#### [ASSIGNED TASK]
List every line below containing "this".

....

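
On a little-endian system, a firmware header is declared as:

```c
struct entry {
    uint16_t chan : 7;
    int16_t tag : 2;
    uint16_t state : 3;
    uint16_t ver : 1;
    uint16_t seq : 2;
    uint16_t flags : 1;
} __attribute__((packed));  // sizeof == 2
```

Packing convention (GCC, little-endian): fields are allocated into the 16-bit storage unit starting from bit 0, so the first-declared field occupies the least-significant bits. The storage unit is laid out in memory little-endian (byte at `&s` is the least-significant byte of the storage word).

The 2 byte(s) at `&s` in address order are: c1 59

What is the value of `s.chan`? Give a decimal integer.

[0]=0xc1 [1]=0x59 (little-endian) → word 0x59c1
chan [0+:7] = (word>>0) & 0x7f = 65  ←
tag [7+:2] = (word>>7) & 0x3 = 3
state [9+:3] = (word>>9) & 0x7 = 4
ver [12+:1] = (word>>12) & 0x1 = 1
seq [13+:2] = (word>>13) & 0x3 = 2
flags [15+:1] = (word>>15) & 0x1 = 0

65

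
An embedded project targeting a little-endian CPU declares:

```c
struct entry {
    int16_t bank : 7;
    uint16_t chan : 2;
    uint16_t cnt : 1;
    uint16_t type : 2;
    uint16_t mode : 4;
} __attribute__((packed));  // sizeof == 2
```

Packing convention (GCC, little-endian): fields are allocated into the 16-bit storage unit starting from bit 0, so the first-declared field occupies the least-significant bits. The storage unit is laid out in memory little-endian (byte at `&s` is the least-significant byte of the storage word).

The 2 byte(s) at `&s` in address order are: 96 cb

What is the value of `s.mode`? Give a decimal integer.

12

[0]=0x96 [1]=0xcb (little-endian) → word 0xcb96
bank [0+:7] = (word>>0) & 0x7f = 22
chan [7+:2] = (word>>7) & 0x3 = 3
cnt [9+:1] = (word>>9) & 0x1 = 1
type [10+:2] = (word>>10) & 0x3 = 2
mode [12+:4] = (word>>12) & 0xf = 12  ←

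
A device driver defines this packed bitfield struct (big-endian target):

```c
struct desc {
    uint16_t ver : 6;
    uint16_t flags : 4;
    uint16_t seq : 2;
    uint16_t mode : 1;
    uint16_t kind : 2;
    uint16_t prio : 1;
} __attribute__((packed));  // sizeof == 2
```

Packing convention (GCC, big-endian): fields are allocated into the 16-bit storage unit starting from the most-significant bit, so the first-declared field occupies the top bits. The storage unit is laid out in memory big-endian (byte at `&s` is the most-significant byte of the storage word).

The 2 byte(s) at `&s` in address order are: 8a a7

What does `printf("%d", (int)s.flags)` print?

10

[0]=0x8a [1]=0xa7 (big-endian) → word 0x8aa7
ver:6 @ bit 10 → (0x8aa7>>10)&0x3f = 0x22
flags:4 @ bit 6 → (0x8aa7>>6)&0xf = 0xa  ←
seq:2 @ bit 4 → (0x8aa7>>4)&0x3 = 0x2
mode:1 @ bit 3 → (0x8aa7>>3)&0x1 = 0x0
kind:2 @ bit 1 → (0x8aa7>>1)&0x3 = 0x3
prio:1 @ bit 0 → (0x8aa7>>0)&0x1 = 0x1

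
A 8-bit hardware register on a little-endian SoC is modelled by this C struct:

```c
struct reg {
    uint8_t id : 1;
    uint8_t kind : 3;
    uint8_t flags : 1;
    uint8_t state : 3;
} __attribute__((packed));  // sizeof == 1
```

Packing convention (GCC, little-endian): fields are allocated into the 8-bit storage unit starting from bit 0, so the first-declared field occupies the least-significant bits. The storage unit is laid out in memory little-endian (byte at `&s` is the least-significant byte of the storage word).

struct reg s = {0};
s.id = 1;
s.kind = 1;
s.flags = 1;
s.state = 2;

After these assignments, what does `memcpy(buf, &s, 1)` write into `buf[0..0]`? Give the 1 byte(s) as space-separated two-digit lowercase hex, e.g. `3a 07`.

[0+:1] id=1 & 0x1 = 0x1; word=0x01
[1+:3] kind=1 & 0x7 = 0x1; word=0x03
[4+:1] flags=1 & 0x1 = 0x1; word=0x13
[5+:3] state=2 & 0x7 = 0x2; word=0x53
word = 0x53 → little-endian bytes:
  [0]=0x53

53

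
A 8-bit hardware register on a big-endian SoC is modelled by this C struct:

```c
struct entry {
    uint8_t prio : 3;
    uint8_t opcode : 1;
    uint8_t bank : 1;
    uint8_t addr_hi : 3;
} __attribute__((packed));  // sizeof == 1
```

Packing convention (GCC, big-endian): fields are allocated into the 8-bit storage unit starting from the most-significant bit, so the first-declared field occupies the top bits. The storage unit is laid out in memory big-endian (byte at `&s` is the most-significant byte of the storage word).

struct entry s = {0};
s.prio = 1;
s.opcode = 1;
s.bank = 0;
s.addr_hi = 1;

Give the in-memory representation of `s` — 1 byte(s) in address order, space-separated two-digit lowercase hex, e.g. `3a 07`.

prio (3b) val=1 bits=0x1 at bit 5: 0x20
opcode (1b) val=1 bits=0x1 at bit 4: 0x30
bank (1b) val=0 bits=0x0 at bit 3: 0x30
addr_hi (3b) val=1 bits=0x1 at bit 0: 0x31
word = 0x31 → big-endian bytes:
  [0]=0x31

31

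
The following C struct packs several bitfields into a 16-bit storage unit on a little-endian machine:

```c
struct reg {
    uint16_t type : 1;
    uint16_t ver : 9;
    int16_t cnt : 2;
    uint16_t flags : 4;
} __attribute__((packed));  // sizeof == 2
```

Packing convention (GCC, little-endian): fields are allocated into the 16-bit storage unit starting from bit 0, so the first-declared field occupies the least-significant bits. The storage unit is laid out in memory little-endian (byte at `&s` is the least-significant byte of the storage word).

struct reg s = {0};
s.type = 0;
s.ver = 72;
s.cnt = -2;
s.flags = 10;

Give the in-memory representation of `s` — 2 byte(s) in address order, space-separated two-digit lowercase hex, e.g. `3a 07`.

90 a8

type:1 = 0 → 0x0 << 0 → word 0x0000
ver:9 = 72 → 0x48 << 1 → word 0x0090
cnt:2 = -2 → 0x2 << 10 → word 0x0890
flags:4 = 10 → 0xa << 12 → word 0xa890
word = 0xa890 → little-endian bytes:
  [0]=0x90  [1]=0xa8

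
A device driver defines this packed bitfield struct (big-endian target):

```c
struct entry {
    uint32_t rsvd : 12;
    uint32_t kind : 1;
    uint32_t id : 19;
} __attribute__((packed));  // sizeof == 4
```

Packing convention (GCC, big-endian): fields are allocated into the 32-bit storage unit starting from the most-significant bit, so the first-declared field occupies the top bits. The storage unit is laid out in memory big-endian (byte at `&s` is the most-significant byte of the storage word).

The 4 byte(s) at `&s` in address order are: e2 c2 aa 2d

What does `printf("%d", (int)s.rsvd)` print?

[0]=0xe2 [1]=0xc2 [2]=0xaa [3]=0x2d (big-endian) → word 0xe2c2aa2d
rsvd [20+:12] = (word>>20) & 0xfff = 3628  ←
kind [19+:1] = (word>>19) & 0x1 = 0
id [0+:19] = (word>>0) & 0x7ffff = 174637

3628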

....

#### [EXERCISE SOLUTION]
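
A device driver defines this packed bitfield struct (big-endian target):
A 8-bit hardware register on a little-endian SoC is modelled by this C struct:
A 8-bit hardware register on a big-endian SoC is modelled by this C struct:
A device driver defines this packed bitfield struct (big-endian target):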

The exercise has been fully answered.